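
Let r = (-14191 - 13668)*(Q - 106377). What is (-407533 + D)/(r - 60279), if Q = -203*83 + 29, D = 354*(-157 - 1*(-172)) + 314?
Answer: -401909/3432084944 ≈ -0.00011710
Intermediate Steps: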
...
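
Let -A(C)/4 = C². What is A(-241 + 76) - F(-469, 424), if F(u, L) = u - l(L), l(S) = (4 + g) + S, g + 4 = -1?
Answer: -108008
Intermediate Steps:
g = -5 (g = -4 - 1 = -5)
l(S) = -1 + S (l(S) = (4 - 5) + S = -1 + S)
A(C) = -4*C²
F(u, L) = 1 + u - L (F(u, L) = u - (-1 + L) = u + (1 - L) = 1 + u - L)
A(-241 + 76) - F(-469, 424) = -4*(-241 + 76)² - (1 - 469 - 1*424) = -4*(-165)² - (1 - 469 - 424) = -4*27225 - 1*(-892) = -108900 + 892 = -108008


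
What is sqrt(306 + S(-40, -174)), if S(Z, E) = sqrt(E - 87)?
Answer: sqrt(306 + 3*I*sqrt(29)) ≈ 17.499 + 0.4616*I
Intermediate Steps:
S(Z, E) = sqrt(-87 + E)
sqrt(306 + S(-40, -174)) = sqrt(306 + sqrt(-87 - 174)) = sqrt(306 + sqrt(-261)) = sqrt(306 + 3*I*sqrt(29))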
--
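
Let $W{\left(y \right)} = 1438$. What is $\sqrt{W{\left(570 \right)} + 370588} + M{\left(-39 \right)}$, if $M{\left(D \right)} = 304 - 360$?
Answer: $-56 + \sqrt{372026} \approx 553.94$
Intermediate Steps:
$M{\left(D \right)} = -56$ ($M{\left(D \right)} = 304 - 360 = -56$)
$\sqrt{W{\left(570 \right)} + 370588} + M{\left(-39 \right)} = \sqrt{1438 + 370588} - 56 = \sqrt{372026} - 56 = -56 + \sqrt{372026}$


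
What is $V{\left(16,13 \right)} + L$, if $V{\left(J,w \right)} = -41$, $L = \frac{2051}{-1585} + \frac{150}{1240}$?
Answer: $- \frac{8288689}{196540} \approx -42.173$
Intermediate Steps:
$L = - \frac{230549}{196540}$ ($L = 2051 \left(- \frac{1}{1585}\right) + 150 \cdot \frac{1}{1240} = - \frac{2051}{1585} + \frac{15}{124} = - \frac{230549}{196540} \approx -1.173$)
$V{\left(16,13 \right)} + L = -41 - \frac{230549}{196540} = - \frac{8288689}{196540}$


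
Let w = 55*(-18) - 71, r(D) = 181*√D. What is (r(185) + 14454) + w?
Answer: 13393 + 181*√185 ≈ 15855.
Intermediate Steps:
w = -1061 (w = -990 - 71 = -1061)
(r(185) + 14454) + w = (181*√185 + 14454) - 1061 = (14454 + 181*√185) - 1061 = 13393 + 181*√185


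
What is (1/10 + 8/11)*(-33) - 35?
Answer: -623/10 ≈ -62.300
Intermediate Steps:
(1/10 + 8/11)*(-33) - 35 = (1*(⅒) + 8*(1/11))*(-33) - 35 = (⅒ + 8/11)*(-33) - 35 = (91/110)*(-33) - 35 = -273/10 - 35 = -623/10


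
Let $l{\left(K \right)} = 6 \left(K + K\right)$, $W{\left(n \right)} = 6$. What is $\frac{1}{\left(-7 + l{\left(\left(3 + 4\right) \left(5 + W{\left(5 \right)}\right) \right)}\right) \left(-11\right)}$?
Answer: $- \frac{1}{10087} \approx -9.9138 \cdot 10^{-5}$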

▶ _About this exercise_
From the records above, copy each line in which the string "What" occurs.

▶ _Written answer_
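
Let r = (-14191 - 13668)*(Q - 106377). What is (-407533 + D)/(r - 60279), if Q = -203*83 + 29, D = 354*(-157 - 1*(-172)) + 314?
Let -A(C)/4 = C². What is A(-241 + 76) - F(-469, 424), if F(u, L) = u - l(L), l(S) = (4 + g) + S, g + 4 = -1?
What is sqrt(306 + S(-40, -174)), if S(Z, E) = sqrt(E - 87)?
Let $W{\left(y \right)} = 1438$. What is $\sqrt{W{\left(570 \right)} + 370588} + M{\left(-39 \right)}$, if $M{\left(D \right)} = 304 - 360$?
What is $V{\left(16,13 \right)} + L$, if $V{\left(J,w \right)} = -41$, $L = \frac{2051}{-1585} + \frac{150}{1240}$?
Let w = 55*(-18) - 71, r(D) = 181*√D. What is (r(185) + 14454) + w?
What is (1/10 + 8/11)*(-33) - 35?
Let $l{\left(K \right)} = 6 \left(K + K\right)$, $W{\left(n \right)} = 6$. What is $\frac{1}{\left(-7 + l{\left(\left(3 + 4\right) \left(5 + W{\left(5 \right)}\right) \right)}\right) \left(-11\right)}$?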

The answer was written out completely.